*Prompt:* Give back exactly the lines that run from the beginning of the entries to the line containing "What is the probability that after", both included, and nothing else.

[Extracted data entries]
+===+
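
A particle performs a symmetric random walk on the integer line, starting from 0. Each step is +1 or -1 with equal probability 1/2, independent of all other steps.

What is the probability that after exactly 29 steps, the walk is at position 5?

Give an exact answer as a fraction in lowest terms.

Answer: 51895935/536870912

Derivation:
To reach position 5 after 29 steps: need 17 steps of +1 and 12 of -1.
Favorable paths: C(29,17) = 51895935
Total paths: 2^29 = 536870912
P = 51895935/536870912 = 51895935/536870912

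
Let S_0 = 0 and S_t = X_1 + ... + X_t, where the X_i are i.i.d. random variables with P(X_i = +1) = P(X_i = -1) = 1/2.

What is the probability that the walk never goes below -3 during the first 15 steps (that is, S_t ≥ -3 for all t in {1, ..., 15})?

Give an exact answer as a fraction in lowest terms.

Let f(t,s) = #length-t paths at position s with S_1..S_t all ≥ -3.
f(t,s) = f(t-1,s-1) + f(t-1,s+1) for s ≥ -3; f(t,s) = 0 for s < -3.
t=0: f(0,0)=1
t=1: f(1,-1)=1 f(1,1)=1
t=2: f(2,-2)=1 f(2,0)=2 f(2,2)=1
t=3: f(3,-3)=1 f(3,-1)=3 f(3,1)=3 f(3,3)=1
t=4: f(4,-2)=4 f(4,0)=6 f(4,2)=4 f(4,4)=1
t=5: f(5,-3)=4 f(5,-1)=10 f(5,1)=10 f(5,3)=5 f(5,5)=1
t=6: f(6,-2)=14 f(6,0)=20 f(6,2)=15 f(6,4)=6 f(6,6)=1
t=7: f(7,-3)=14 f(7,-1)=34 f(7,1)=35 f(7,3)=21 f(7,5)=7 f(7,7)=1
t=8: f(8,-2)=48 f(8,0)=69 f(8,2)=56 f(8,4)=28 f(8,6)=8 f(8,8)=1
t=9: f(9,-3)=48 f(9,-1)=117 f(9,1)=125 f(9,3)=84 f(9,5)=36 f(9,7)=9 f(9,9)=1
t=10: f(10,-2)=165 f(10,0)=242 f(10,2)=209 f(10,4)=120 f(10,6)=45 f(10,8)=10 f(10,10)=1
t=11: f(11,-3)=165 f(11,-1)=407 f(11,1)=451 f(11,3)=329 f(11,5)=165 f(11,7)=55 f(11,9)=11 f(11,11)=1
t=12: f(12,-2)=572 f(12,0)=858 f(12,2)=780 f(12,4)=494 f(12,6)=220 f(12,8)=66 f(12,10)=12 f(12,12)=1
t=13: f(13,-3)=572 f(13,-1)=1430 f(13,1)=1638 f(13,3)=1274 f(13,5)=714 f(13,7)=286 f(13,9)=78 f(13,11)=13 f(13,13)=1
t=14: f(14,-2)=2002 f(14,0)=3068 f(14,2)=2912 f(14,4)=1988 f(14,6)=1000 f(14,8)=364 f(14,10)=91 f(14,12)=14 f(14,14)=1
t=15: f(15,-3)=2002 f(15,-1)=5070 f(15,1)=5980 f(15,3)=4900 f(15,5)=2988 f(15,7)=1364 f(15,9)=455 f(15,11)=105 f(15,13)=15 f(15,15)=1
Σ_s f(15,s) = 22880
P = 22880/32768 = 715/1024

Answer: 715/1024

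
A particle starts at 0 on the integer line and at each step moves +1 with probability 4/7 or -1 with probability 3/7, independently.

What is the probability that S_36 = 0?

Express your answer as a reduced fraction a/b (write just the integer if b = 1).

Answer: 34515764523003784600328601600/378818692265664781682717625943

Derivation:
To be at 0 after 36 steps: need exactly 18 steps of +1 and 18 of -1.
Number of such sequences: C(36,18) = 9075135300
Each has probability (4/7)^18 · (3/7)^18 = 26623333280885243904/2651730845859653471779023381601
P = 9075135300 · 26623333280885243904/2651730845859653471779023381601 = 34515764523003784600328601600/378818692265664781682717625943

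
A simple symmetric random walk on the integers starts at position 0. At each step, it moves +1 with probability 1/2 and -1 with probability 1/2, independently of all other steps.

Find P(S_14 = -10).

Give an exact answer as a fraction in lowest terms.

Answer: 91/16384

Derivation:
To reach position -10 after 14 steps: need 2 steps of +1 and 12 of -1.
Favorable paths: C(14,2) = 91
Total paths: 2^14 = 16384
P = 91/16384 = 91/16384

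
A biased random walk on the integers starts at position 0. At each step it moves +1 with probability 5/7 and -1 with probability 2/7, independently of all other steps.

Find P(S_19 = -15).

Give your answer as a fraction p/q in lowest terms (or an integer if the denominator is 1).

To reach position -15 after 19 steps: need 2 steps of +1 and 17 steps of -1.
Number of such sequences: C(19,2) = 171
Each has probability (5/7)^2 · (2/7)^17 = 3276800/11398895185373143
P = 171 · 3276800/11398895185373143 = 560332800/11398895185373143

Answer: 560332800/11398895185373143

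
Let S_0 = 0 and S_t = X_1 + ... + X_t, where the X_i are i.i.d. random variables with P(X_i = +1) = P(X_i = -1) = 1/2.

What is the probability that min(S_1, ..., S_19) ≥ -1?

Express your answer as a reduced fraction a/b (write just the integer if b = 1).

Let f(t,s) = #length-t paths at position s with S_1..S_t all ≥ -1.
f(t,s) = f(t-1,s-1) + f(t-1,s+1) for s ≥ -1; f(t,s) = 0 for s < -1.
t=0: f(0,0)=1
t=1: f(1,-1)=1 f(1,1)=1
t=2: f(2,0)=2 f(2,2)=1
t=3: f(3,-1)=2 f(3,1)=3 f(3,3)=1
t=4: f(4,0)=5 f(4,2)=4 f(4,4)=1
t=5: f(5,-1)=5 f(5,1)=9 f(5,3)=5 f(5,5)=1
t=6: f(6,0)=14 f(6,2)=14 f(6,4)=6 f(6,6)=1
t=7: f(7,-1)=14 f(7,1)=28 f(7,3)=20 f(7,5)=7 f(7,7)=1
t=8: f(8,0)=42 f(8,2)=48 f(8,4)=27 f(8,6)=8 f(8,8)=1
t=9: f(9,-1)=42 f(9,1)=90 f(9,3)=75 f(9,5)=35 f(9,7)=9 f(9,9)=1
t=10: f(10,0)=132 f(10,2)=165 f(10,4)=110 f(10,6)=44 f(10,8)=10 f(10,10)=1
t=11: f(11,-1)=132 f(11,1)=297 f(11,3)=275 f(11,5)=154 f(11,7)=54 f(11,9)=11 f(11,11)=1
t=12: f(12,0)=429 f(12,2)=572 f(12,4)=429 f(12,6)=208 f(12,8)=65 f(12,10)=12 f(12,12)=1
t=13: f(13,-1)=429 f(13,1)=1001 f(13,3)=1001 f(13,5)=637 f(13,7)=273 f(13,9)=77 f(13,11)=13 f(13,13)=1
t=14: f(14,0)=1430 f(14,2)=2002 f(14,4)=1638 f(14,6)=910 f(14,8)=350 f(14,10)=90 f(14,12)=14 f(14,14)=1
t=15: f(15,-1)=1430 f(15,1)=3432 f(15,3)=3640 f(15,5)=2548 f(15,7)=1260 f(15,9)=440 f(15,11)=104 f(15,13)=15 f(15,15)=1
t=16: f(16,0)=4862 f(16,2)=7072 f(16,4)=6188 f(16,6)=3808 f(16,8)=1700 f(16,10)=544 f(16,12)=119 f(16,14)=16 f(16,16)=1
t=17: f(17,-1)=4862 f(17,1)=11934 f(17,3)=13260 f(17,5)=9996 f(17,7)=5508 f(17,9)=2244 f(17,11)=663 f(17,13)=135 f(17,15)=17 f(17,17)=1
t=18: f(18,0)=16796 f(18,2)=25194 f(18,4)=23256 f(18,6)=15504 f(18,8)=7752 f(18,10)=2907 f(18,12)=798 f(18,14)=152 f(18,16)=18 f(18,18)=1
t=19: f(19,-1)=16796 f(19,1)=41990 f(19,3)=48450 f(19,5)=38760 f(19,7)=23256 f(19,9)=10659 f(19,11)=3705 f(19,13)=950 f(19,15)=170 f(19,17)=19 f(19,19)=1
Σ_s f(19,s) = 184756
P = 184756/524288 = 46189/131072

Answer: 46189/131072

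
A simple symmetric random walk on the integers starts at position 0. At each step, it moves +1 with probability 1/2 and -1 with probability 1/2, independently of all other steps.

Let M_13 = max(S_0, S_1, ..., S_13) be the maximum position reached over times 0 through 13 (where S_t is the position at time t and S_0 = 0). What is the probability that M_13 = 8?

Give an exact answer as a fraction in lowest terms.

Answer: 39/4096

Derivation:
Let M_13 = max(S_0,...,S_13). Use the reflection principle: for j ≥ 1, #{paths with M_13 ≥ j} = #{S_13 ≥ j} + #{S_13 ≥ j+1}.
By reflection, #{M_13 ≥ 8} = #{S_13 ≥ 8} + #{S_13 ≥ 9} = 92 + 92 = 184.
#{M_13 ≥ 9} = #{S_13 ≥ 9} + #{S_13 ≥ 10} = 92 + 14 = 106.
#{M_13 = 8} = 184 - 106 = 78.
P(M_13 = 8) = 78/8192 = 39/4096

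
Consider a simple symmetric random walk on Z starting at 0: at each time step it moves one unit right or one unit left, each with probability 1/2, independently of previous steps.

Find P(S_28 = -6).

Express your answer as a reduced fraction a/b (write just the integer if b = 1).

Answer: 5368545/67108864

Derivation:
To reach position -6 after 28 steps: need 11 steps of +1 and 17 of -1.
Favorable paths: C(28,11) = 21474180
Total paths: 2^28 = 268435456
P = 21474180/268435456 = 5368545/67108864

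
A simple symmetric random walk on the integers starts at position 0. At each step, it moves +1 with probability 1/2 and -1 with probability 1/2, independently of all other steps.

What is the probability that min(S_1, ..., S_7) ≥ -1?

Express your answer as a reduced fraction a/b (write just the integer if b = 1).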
+===+
*Answer area:*
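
A particle performs a symmetric random walk on the integer line, starting from 0. Each step is +1 or -1 with equal probability 1/2, independent of all other steps.

What is the probability that after exactly 29 steps, the walk is at position 5?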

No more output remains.